• **What you will do**
Output exactly, with nothing added, the entries from the first line through the line with "Let (x_i, y_i)".

[Stored data]
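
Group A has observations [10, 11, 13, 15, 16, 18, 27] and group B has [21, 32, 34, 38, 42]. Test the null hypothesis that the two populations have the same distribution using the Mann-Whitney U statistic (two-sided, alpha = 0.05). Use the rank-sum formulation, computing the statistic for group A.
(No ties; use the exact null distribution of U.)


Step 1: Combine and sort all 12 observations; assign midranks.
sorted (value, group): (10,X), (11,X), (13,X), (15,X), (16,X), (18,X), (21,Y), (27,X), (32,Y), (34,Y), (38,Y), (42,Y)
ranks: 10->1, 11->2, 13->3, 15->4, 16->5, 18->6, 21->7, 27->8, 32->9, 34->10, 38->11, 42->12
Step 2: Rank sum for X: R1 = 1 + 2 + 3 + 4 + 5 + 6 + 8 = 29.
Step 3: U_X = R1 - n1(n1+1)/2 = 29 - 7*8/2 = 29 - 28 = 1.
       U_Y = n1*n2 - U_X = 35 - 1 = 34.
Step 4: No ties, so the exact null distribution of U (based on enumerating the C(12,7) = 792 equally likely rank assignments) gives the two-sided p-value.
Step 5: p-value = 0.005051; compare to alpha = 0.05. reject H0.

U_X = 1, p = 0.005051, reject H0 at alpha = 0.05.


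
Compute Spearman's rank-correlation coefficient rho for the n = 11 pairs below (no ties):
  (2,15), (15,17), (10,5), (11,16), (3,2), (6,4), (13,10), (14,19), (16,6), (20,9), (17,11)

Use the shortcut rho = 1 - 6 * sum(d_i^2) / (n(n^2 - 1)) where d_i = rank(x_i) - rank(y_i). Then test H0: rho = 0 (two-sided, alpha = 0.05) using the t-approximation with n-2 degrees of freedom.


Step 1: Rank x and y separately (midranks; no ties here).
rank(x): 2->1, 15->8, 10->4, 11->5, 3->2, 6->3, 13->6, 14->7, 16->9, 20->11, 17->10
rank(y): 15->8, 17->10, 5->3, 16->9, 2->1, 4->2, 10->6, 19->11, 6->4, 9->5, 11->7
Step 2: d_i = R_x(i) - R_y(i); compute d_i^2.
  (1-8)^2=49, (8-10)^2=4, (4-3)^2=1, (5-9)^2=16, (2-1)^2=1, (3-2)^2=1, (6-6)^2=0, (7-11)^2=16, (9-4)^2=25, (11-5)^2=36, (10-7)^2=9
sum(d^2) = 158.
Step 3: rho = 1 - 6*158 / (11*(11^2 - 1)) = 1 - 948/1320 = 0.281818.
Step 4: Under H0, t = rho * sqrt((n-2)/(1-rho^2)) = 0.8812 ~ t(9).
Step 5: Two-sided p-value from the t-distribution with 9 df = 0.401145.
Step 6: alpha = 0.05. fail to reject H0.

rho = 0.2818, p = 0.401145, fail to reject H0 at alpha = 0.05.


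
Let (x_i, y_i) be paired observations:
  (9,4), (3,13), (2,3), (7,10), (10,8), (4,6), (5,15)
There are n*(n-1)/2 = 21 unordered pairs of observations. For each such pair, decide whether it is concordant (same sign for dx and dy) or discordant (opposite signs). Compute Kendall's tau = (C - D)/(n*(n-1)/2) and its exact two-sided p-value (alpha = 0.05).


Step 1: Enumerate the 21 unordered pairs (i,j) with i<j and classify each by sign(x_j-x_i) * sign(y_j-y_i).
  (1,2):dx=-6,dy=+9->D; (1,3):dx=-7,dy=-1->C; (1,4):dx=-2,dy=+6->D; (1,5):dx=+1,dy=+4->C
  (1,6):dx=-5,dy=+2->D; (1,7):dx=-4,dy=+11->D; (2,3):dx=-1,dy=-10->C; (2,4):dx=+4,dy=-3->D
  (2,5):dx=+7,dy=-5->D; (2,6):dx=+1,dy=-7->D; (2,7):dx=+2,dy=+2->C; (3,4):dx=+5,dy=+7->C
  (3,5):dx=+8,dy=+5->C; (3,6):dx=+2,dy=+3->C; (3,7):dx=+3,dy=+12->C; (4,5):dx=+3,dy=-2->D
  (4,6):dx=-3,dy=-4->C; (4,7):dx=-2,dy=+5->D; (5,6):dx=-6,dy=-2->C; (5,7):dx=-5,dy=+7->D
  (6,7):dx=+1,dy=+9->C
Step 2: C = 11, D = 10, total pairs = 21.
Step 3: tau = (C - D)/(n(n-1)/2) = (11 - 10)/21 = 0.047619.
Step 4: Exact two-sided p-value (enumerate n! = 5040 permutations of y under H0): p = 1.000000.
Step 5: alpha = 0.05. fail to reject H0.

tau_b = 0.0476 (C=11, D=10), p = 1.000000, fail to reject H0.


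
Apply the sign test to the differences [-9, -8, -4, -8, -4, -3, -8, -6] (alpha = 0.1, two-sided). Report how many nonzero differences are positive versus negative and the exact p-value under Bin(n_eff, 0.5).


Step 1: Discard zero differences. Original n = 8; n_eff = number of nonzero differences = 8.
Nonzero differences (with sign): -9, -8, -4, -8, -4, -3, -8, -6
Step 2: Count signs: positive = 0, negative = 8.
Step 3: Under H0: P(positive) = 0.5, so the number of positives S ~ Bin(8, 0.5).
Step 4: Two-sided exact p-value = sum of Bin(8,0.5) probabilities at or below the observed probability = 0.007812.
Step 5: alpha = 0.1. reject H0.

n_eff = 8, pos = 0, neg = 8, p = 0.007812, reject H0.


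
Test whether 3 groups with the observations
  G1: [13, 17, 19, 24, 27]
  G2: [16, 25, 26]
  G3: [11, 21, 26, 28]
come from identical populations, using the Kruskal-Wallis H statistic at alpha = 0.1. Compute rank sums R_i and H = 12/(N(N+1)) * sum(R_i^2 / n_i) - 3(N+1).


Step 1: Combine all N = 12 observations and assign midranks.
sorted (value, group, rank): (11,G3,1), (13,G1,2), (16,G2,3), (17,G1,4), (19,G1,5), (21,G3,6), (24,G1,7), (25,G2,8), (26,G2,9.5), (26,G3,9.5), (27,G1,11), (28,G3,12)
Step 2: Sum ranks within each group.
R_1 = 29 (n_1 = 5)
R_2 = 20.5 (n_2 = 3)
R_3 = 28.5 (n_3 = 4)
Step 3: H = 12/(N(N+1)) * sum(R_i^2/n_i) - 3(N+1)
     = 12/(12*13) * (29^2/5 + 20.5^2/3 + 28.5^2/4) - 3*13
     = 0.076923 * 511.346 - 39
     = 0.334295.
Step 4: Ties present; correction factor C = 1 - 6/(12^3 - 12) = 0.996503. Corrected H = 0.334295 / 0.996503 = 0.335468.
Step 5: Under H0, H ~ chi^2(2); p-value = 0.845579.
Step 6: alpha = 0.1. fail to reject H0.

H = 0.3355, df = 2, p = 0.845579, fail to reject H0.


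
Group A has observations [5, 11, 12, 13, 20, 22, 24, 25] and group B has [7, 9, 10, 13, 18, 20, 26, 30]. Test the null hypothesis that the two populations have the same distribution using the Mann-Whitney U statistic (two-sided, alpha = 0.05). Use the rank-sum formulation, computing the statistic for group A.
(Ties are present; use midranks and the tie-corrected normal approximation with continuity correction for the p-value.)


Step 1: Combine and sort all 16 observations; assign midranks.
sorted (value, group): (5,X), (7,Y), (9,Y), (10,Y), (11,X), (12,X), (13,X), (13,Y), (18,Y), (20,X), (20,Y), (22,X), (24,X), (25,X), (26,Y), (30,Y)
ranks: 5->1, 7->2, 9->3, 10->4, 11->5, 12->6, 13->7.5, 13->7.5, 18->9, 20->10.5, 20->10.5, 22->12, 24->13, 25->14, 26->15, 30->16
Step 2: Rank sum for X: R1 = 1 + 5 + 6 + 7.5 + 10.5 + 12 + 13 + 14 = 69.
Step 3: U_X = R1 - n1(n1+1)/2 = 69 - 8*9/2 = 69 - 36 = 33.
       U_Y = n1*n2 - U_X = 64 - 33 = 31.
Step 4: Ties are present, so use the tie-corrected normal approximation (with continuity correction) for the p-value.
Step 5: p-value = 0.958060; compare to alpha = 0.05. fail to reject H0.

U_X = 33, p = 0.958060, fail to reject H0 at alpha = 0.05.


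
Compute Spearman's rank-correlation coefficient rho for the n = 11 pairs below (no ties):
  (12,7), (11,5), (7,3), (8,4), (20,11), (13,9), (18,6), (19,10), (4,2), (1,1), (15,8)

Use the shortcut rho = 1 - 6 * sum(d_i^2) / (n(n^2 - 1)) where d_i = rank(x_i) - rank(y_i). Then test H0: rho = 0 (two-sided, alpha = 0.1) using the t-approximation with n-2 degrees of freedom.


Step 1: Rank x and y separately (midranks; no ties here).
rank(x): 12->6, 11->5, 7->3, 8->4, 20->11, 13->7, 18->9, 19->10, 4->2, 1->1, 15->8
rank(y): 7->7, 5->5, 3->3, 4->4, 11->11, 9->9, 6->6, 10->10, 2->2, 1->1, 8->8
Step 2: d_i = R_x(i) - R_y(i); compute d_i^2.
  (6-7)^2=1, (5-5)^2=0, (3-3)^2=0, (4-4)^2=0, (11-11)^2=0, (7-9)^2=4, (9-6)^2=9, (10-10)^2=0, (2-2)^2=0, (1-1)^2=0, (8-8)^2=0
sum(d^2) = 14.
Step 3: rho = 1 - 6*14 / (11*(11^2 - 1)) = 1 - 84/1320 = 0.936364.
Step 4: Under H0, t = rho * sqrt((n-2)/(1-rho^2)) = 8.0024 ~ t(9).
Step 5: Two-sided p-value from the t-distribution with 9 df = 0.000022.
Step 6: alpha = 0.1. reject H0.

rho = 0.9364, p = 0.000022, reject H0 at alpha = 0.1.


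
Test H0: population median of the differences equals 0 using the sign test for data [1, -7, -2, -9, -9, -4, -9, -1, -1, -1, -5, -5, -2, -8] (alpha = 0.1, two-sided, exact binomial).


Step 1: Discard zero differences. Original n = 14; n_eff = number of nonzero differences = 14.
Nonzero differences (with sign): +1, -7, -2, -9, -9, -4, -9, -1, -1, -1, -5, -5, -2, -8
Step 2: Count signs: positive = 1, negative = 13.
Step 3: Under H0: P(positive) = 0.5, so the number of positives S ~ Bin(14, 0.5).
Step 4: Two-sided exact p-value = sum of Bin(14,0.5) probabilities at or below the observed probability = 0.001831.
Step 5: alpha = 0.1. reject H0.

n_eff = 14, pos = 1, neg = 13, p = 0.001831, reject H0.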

• **Finished task**
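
Group A has observations [10, 11, 13, 15, 16, 18, 27] and group B has [21, 32, 34, 38, 42]. Test the null hypothesis that the two populations have the same distribution using the Mann-Whitney U statistic (two-sided, alpha = 0.05). Use the rank-sum formulation, computing the statistic for group A.
(No ties; use the exact null distribution of U.)


Step 1: Combine and sort all 12 observations; assign midranks.
sorted (value, group): (10,X), (11,X), (13,X), (15,X), (16,X), (18,X), (21,Y), (27,X), (32,Y), (34,Y), (38,Y), (42,Y)
ranks: 10->1, 11->2, 13->3, 15->4, 16->5, 18->6, 21->7, 27->8, 32->9, 34->10, 38->11, 42->12
Step 2: Rank sum for X: R1 = 1 + 2 + 3 + 4 + 5 + 6 + 8 = 29.
Step 3: U_X = R1 - n1(n1+1)/2 = 29 - 7*8/2 = 29 - 28 = 1.
       U_Y = n1*n2 - U_X = 35 - 1 = 34.
Step 4: No ties, so the exact null distribution of U (based on enumerating the C(12,7) = 792 equally likely rank assignments) gives the two-sided p-value.
Step 5: p-value = 0.005051; compare to alpha = 0.05. reject H0.

U_X = 1, p = 0.005051, reject H0 at alpha = 0.05.


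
Compute Spearman's rank-correlation coefficient rho for the n = 11 pairs below (no ties):
  (2,15), (15,17), (10,5), (11,16), (3,2), (6,4), (13,10), (14,19), (16,6), (20,9), (17,11)

Use the shortcut rho = 1 - 6 * sum(d_i^2) / (n(n^2 - 1)) where d_i = rank(x_i) - rank(y_i). Then test H0: rho = 0 (two-sided, alpha = 0.05) using the t-approximation with n-2 degrees of freedom.


Step 1: Rank x and y separately (midranks; no ties here).
rank(x): 2->1, 15->8, 10->4, 11->5, 3->2, 6->3, 13->6, 14->7, 16->9, 20->11, 17->10
rank(y): 15->8, 17->10, 5->3, 16->9, 2->1, 4->2, 10->6, 19->11, 6->4, 9->5, 11->7
Step 2: d_i = R_x(i) - R_y(i); compute d_i^2.
  (1-8)^2=49, (8-10)^2=4, (4-3)^2=1, (5-9)^2=16, (2-1)^2=1, (3-2)^2=1, (6-6)^2=0, (7-11)^2=16, (9-4)^2=25, (11-5)^2=36, (10-7)^2=9
sum(d^2) = 158.
Step 3: rho = 1 - 6*158 / (11*(11^2 - 1)) = 1 - 948/1320 = 0.281818.
Step 4: Under H0, t = rho * sqrt((n-2)/(1-rho^2)) = 0.8812 ~ t(9).
Step 5: Two-sided p-value from the t-distribution with 9 df = 0.401145.
Step 6: alpha = 0.05. fail to reject H0.

rho = 0.2818, p = 0.401145, fail to reject H0 at alpha = 0.05.


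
Let (x_i, y_i) be paired observations: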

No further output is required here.